Recorded data
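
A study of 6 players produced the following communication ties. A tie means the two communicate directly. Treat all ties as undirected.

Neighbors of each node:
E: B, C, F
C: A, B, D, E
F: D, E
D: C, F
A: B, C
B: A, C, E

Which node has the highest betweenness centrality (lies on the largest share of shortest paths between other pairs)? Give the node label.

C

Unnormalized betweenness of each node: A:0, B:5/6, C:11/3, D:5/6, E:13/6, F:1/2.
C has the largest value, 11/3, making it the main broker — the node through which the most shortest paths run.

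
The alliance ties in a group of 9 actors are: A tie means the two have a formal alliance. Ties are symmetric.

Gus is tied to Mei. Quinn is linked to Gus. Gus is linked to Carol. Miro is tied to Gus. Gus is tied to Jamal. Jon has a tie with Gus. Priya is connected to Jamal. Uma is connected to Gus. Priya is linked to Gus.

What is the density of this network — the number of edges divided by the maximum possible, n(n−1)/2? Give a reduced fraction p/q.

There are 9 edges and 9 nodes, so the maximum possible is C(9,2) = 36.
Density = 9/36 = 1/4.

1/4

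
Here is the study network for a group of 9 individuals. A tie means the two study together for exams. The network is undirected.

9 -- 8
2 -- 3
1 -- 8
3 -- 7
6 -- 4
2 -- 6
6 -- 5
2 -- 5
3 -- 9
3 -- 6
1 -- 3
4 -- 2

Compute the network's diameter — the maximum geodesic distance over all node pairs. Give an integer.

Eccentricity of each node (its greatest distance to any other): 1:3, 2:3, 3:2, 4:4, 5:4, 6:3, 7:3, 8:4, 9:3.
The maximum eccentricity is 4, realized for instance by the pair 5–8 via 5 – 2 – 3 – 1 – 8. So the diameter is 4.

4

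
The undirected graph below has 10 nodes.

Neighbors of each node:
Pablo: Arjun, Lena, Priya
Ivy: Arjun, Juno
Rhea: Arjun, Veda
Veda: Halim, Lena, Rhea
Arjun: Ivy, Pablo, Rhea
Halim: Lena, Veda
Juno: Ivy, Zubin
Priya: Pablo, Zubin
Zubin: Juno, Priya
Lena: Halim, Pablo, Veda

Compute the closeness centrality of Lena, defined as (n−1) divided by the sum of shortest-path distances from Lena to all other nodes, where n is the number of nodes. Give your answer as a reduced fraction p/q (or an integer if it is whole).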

TRY IT: Could you write out exactly the lines above, starting at the first one and ending with the line that has "Ivy: Arjun, Juno"?

COMPLETED EXERCISE:
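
A study of 6 players produced the following communication ties. A tie means the two communicate directly. Treat all ties as undirected.

Neighbors of each node:
E: B, C, F
C: A, B, D, E
F: D, E
D: C, F
A: B, C
B: A, C, E

Which node has the highest betweenness centrality (lies on the largest share of shortest paths between other pairs)? Give the node label.

C

Unnormalized betweenness of each node: A:0, B:5/6, C:11/3, D:5/6, E:13/6, F:1/2.
C has the largest value, 11/3, making it the main broker — the node through which the most shortest paths run.

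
The alliance ties in a group of 9 actors are: A tie means the two have a formal alliance. Ties are symmetric.

Gus is tied to Mei. Quinn is linked to Gus. Gus is linked to Carol. Miro is tied to Gus. Gus is tied to Jamal. Jon has a tie with Gus. Priya is connected to Jamal. Uma is connected to Gus. Priya is linked to Gus.

What is the density of this network — the number of edges divided by the maximum possible, n(n−1)/2? Give a reduced fraction p/q.

There are 9 edges and 9 nodes, so the maximum possible is C(9,2) = 36.
Density = 9/36 = 1/4.

1/4

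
Here is the study network for a group of 9 individuals. A tie means the two study together for exams. The network is undirected.

9 -- 8
2 -- 3
1 -- 8
3 -- 7
6 -- 4
2 -- 6
6 -- 5
2 -- 5
3 -- 9
3 -- 6
1 -- 3
4 -- 2

Compute the network's diameter — the maximum geodesic distance over all node pairs. Give an integer.

Eccentricity of each node (its greatest distance to any other): 1:3, 2:3, 3:2, 4:4, 5:4, 6:3, 7:3, 8:4, 9:3.
The maximum eccentricity is 4, realized for instance by the pair 5–8 via 5 – 2 – 3 – 1 – 8. So the diameter is 4.

4

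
The undirected graph below has 10 nodes.

Neighbors of each node:
Pablo: Arjun, Lena, Priya
Ivy: Arjun, Juno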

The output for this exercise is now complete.